▶ **Exercise**
Start at the top of the records below and copy them exactly to the end.

▶ **Given data**
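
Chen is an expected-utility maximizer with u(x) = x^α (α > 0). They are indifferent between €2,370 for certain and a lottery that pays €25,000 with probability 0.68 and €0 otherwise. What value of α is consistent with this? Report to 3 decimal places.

The lottery's expected utility is 0.68·u(25000) + 0.32·u(0) = 0.68·25000^α (since u(0) = 0 for α > 0).
Indifference: 2370^α = 0.68·25000^α, so (2370/25000)^α = 0.68.
Taking logs: α·ln(2370/25000) = ln(0.68), so α = -0.385662 / -2.355986 ≈ 0.164.

α ≈ 0.164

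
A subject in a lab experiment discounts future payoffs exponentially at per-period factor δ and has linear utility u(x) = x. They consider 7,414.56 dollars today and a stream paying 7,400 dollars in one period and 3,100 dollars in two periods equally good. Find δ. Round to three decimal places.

δ ≈ 0.760

The stream is worth 7400δ + 3100δ² today, so 7400δ + 3100δ² = 7414.56.
Rearranged: 3100δ² + 7400δ − 7414.56 = 0.
The positive root is δ = [−7400 + √(7400² + 4·3100·7414.56)] / (2·3100) = (−7400 + 12112.000)/6200 ≈ 0.760.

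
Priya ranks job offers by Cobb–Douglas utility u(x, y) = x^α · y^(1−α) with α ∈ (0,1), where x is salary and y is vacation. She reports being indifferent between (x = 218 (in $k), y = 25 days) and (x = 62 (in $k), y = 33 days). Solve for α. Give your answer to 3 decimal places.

α ≈ 0.181

Set the two utilities equal: 218^α·25^(1−α) = 62^α·33^(1−α).
Rearrange to (218/62)^α = (33/25)^(1−α) and take logs: α·1.257361 = (1−α)·0.277632.
So α/(1−α) = (0.277632)/(1.257361) = 0.220805, and α = 0.220805/1.220805 ≈ 0.181.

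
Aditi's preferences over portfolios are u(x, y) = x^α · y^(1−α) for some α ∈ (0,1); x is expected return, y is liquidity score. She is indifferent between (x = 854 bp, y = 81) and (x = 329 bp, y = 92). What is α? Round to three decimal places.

α ≈ 0.118

Set the two utilities equal: 854^α·81^(1−α) = 329^α·92^(1−α).
Rearrange to (854/329)^α = (92/81)^(1−α) and take logs: α·0.953873 = (1−α)·0.127339.
With A = 0.953873 and B = 0.127339: α·A = (1−α)·B, so α = B/(A+B) = 0.127339/1.081212 ≈ 0.118.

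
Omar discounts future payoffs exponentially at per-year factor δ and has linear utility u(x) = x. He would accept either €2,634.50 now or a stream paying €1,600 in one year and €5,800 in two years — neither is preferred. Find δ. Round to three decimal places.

Equating present values: 2634.50 = 1600δ + 5800δ².
So 5800δ² + 1600δ − 2634.50 = 0.
By the quadratic formula (taking the positive root), δ = (−1600 + √63680400.00) / 11600 ≈ 0.550.

δ ≈ 0.550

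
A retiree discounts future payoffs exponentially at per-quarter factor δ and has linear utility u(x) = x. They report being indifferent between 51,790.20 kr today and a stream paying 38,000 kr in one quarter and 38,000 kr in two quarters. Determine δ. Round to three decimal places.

δ ≈ 0.770

Equating present values: 51790.20 = 38000δ + 38000δ².
Rearranged: 38000δ² + 38000δ − 51790.20 = 0.
The positive root is δ = [−38000 + √(38000² + 4·38000·51790.20)] / (2·38000) = (−38000 + 96520.000)/76000 ≈ 0.770.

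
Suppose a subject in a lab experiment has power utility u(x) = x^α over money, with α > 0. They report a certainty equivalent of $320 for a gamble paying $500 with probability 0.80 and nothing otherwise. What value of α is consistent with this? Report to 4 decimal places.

α ≈ 0.5000

EU(lottery) = 0.80·500^α + 0.20·0 = 0.80·500^α.
Setting u(320) equal to that: 320^α = 0.80·500^α ⇒ (320/500)^α = 0.80.
Take logs: α = ln 0.80 / ln(320/500) ≈ 0.500000.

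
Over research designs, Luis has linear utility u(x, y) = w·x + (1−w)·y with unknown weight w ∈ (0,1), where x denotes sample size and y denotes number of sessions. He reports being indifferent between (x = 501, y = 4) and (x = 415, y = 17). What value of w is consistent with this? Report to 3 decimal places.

w = 0.131

Indifference: w·501 + (1−w)·4 = w·415 + (1−w)·17.
Rearranging, 86·w − 13·(1−w) = 0.
The marginal rate of substitution is 13/86, so w = 13/(86+13) = 0.131.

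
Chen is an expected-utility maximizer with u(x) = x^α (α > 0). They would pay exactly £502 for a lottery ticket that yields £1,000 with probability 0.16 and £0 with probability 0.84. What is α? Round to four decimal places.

The lottery's expected utility is 0.16·u(1000) + 0.84·u(0) = 0.16·1000^α (since u(0) = 0 for α > 0).
Equating: 502^α = 0.16·1000^α, i.e. 0.5020^α = 0.16.
Take logs: α = ln 0.16 / ln(502/1000) ≈ 2.659171.

α ≈ 2.6592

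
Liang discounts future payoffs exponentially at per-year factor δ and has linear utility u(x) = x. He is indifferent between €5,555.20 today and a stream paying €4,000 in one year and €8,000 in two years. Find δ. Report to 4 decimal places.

Present value of the stream is 4000·δ + 8000·δ². Indifference gives 4000δ + 8000δ² = 5555.20.
Rearranged: 8000δ² + 4000δ − 5555.20 = 0.
By the quadratic formula (taking the positive root), δ = (−4000 + √193766400.00) / 16000 ≈ 0.6200.

δ ≈ 0.6200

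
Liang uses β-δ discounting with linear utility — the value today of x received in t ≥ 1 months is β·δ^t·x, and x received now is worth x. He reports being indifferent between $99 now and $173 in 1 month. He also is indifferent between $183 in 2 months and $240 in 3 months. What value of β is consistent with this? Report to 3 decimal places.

β ≈ 0.750

From the later pair, β·δ^2·183 = β·δ^3·240; dividing through, δ = 183/240 = 0.76250.
Now use the now-vs-future pair: 99 = β·δ·173 gives β = 99/(0.76250·173) ≈ 0.750.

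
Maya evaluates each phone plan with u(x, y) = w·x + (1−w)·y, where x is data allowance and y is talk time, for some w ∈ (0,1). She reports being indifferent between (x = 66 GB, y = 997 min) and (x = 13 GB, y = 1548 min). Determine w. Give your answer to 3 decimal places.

w = 0.912

Equating utilities: w·66 + (1−w)·997 = w·13 + (1−w)·1548.
Rearranging, 53·w − 551·(1−w) = 0.
Hence w = 551/(53+551) = 551/604 = 0.912.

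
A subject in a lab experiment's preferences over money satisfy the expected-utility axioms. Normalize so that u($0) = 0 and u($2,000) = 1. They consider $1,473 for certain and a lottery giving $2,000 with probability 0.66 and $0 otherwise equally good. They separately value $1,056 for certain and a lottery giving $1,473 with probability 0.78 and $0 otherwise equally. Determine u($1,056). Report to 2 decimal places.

0.51

First, u($1,473) = 0.66·u($2,000) + 0.34·u($0) = 0.66.
Chaining: u($1,056) = 0.78·0.66 + 0.22·0.00 = 0.5148.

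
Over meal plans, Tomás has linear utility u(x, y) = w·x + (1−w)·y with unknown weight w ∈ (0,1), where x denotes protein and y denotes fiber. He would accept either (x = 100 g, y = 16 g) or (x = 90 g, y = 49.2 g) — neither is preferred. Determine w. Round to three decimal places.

w = 0.769

u(100,16) = u(90,49.2) means w·100 + (1−w)·16 = w·90 + (1−w)·49.2.
Collecting terms: w·10 = (1−w)·33.2.
So w/(1−w) = 33.2/10 = 3.3200, giving w = 33.2/(10+33.2) = 0.769.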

▶ **Task answer**
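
Chen is an expected-utility maximizer with u(x) = x^α (α > 0). They are indifferent between €2,370 for certain and a lottery that pays €25,000 with probability 0.68 and €0 otherwise. What value of α is consistent with this? Report to 3 decimal places.

The lottery's expected utility is 0.68·u(25000) + 0.32·u(0) = 0.68·25000^α (since u(0) = 0 for α > 0).
Indifference: 2370^α = 0.68·25000^α, so (2370/25000)^α = 0.68.
Taking logs: α·ln(2370/25000) = ln(0.68), so α = -0.385662 / -2.355986 ≈ 0.164.

α ≈ 0.164

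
A subject in a lab experiment discounts future payoffs exponentially at per-period factor δ and has linear utility u(x) = x. They consider 7,414.56 dollars today and a stream paying 7,400 dollars in one period and 3,100 dollars in two periods equally good. Find δ. Round to three decimal places.

δ ≈ 0.760

The stream is worth 7400δ + 3100δ² today, so 7400δ + 3100δ² = 7414.56.
Rearranged: 3100δ² + 7400δ − 7414.56 = 0.
The positive root is δ = [−7400 + √(7400² + 4·3100·7414.56)] / (2·3100) = (−7400 + 12112.000)/6200 ≈ 0.760.

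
Priya ranks job offers by Cobb–Douglas utility u(x, y) = x^α · y^(1−α) with α ∈ (0,1), where x is salary and y is vacation. She reports being indifferent between (x = 218 (in $k), y = 25 days) and (x = 62 (in $k), y = 33 days). Solve for α. Give your answer to 3 decimal places.

α ≈ 0.181

Set the two utilities equal: 218^α·25^(1−α) = 62^α·33^(1−α).
Rearrange to (218/62)^α = (33/25)^(1−α) and take logs: α·1.257361 = (1−α)·0.277632.
So α/(1−α) = (0.277632)/(1.257361) = 0.220805, and α = 0.220805/1.220805 ≈ 0.181.

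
Aditi's preferences over portfolios are u(x, y) = x^α · y^(1−α) for some α ∈ (0,1); x is expected return, y is liquidity score. She is indifferent between (x = 854 bp, y = 81) and (x = 329 bp, y = 92). What is α? Round to three decimal places.

α ≈ 0.118

Set the two utilities equal: 854^α·81^(1−α) = 329^α·92^(1−α).
Rearrange to (854/329)^α = (92/81)^(1−α) and take logs: α·0.953873 = (1−α)·0.127339.
With A = 0.953873 and B = 0.127339: α·A = (1−α)·B, so α = B/(A+B) = 0.127339/1.081212 ≈ 0.118.

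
Omar discounts future payoffs exponentially at per-year factor δ and has linear utility u(x) = x. He would accept either €2,634.50 now or a stream paying €1,600 in one year and €5,800 in two years — neither is preferred. Find δ. Round to three decimal places.

Equating present values: 2634.50 = 1600δ + 5800δ².
So 5800δ² + 1600δ − 2634.50 = 0.
By the quadratic formula (taking the positive root), δ = (−1600 + √63680400.00) / 11600 ≈ 0.550.

δ ≈ 0.550

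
A retiree discounts future payoffs exponentially at per-quarter factor δ and has linear utility u(x) = x. They report being indifferent between 51,790.20 kr today and a stream paying 38,000 kr in one quarter and 38,000 kr in two quarters. Determine δ. Round to three decimal places.

δ ≈ 0.770

Equating present values: 51790.20 = 38000δ + 38000δ².
Rearranged: 38000δ² + 38000δ − 51790.20 = 0.
The positive root is δ = [−38000 + √(38000² + 4·38000·51790.20)] / (2·38000) = (−38000 + 96520.000)/76000 ≈ 0.770.

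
Suppose a subject in a lab experiment has power utility u(x) = x^α over money, with α > 0. They report a certainty equivalent of $320 for a gamble paying $500 with probability 0.80 and nothing otherwise. What value of α is consistent with this? Report to 4 decimal places.

α ≈ 0.5000

EU(lottery) = 0.80·500^α + 0.20·0 = 0.80·500^α.
Setting u(320) equal to that: 320^α = 0.80·500^α ⇒ (320/500)^α = 0.80.
Take logs: α = ln 0.80 / ln(320/500) ≈ 0.500000.

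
Over research designs, Luis has linear utility u(x, y) = w·x + (1−w)·y with unknown weight w ∈ (0,1), where x denotes sample size and y denotes number of sessions. He reports being indifferent between (x = 501, y = 4) and (x = 415, y = 17). What value of w is consistent with this? Report to 3 decimal places.

w = 0.131

Indifference: w·501 + (1−w)·4 = w·415 + (1−w)·17.
Rearranging, 86·w − 13·(1−w) = 0.
The marginal rate of substitution is 13/86, so w = 13/(86+13) = 0.131.

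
Chen is an expected-utility maximizer with u(x) = x^α (α > 0). They would pay exactly £502 for a lottery ticket that yields £1,000 with probability 0.16 and £0 with probability 0.84. What is α? Round to four decimal places.

The lottery's expected utility is 0.16·u(1000) + 0.84·u(0) = 0.16·1000^α (since u(0) = 0 for α > 0).
Equating: 502^α = 0.16·1000^α, i.e. 0.5020^α = 0.16.
Take logs: α = ln 0.16 / ln(502/1000) ≈ 2.659171.

α ≈ 2.6592

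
Liang discounts future payoffs exponentially at per-year factor δ and has linear utility u(x) = x. He is indifferent between €5,555.20 today and a stream paying €4,000 in one year and €8,000 in two years. Find δ. Report to 4 decimal places.

Present value of the stream is 4000·δ + 8000·δ². Indifference gives 4000δ + 8000δ² = 5555.20.
Rearranged: 8000δ² + 4000δ − 5555.20 = 0.
By the quadratic formula (taking the positive root), δ = (−4000 + √193766400.00) / 16000 ≈ 0.6200.

δ ≈ 0.6200

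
Liang uses β-δ discounting with linear utility — the value today of x received in t ≥ 1 months is β·δ^t·x, and x received now is worth x. He reports being indifferent between $99 now and $173 in 1 month. He also is indifferent between $183 in 2 months and $240 in 3 months. What value of β is consistent with this? Report to 3 decimal places.

β ≈ 0.750

From the later pair, β·δ^2·183 = β·δ^3·240; dividing through, δ = 183/240 = 0.76250.
Now use the now-vs-future pair: 99 = β·δ·173 gives β = 99/(0.76250·173) ≈ 0.750.

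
Maya evaluates each phone plan with u(x, y) = w·x + (1−w)·y, where x is data allowance and y is talk time, for some w ∈ (0,1). She reports being indifferent between (x = 66 GB, y = 997 min) and (x = 13 GB, y = 1548 min). Determine w. Give your answer to 3 decimal places.

w = 0.912

Equating utilities: w·66 + (1−w)·997 = w·13 + (1−w)·1548.
Rearranging, 53·w − 551·(1−w) = 0.
Hence w = 551/(53+551) = 551/604 = 0.912.

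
A subject in a lab experiment's preferences over money satisfy the expected-utility axioms. Normalize so that u($0) = 0 and u($2,000) = 1. They consider $1,473 for certain and a lottery giving $2,000 with probability 0.66 and $0 otherwise equally good. They separately value $1,056 for certain and a lottery giving $1,473 with probability 0.78 and $0 otherwise equally. Determine u($1,056). Report to 2 decimal places.

0.51

First, u($1,473) = 0.66·u($2,000) + 0.34·u($0) = 0.66.
Chaining: u($1,056) = 0.78·0.66 + 0.22·0.00 = 0.5148.

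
Over meal plans, Tomás has linear utility u(x, y) = w·x + (1−w)·y with unknown weight w ∈ (0,1), where x denotes protein and y denotes fiber. He would accept either (x = 100 g, y = 16 g) or (x = 90 g, y = 49.2 g) — neither is preferred. Determine w. Round to three decimal places.

w = 0.769

u(100,16) = u(90,49.2) means w·100 + (1−w)·16 = w·90 + (1−w)·49.2.
Collecting terms: w·10 = (1−w)·33.2.
So w/(1−w) = 33.2/10 = 3.3200, giving w = 33.2/(10+33.2) = 0.769.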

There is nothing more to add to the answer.